## DATA FOR THIS EXERCISE
====================

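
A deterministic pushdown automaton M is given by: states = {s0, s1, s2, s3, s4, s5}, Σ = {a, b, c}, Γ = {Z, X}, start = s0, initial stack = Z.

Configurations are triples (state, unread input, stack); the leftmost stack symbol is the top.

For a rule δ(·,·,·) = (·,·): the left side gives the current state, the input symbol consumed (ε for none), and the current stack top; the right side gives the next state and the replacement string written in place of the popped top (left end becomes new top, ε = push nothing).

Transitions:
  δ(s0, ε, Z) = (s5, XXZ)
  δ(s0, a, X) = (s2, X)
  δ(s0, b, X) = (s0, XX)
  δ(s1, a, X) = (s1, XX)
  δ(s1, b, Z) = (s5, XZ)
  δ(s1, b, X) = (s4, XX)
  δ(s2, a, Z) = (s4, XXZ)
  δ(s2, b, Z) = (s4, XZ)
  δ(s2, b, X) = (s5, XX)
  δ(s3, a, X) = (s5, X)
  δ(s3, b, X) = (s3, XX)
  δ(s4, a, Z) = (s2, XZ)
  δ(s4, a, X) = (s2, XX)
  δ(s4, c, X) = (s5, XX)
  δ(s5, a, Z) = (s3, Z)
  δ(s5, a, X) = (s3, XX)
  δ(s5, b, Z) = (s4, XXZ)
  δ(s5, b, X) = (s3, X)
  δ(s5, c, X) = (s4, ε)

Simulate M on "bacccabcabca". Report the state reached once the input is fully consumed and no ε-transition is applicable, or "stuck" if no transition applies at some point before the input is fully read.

(s0, bacccabcabca, Z)
  ε-move, top Z: go to s5, push XXZ → (s5, bacccabcabca, XXZ)
  read b, top X: go to s3, push X → (s3, acccabcabca, XXZ)
  read a, top X: go to s5, push X → (s5, cccabcabca, XXZ)
  read c, top X: go to s4, push ε → (s4, ccabcabca, XZ)
  read c, top X: go to s5, push XX → (s5, cabcabca, XXZ)
  read c, top X: go to s4, push ε → (s4, abcabca, XZ)
  read a, top X: go to s2, push XX → (s2, bcabca, XXZ)
  read b, top X: go to s5, push XX → (s5, cabca, XXXZ)
  read c, top X: go to s4, push ε → (s4, abca, XXZ)
  read a, top X: go to s2, push XX → (s2, bca, XXXZ)
  read b, top X: go to s5, push XX → (s5, ca, XXXXZ)
  read c, top X: go to s4, push ε → (s4, a, XXXZ)
  read a, top X: go to s2, push XX → (s2, ε, XXXXZ)
All input consumed; M is in state s2.

s2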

====================

## ACTIVITY
Each line of the material above needs to be quoted exactly, please.

## EXPECTED OUTPUT
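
A deterministic pushdown automaton M is given by: states = {s0, s1, s2, s3, s4, s5}, Σ = {a, b, c}, Γ = {Z, X}, start = s0, initial stack = Z.

Configurations are triples (state, unread input, stack); the leftmost stack symbol is the top.

For a rule δ(·,·,·) = (·,·): the left side gives the current state, the input symbol consumed (ε for none), and the current stack top; the right side gives the next state and the replacement string written in place of the popped top (left end becomes new top, ε = push nothing).

Transitions:
  δ(s0, ε, Z) = (s5, XXZ)
  δ(s0, a, X) = (s2, X)
  δ(s0, b, X) = (s0, XX)
  δ(s1, a, X) = (s1, XX)
  δ(s1, b, Z) = (s5, XZ)
  δ(s1, b, X) = (s4, XX)
  δ(s2, a, Z) = (s4, XXZ)
  δ(s2, b, Z) = (s4, XZ)
  δ(s2, b, X) = (s5, XX)
  δ(s3, a, X) = (s5, X)
  δ(s3, b, X) = (s3, XX)
  δ(s4, a, Z) = (s2, XZ)
  δ(s4, a, X) = (s2, XX)
  δ(s4, c, X) = (s5, XX)
  δ(s5, a, Z) = (s3, Z)
  δ(s5, a, X) = (s3, XX)
  δ(s5, b, Z) = (s4, XXZ)
  δ(s5, b, X) = (s3, X)
  δ(s5, c, X) = (s4, ε)

Simulate M on "bacccabcabca". Report the state reached once the input is fully consumed and no ε-transition is applicable, or "stuck" if no transition applies at some point before the input is fully read.

(s0, bacccabcabca, Z)
  ε-move, top Z: go to s5, push XXZ → (s5, bacccabcabca, XXZ)
  read b, top X: go to s3, push X → (s3, acccabcabca, XXZ)
  read a, top X: go to s5, push X → (s5, cccabcabca, XXZ)
  read c, top X: go to s4, push ε → (s4, ccabcabca, XZ)
  read c, top X: go to s5, push XX → (s5, cabcabca, XXZ)
  read c, top X: go to s4, push ε → (s4, abcabca, XZ)
  read a, top X: go to s2, push XX → (s2, bcabca, XXZ)
  read b, top X: go to s5, push XX → (s5, cabca, XXXZ)
  read c, top X: go to s4, push ε → (s4, abca, XXZ)
  read a, top X: go to s2, push XX → (s2, bca, XXXZ)
  read b, top X: go to s5, push XX → (s5, ca, XXXXZ)
  read c, top X: go to s4, push ε → (s4, a, XXXZ)
  read a, top X: go to s2, push XX → (s2, ε, XXXXZ)
All input consumed; M is in state s2.

s2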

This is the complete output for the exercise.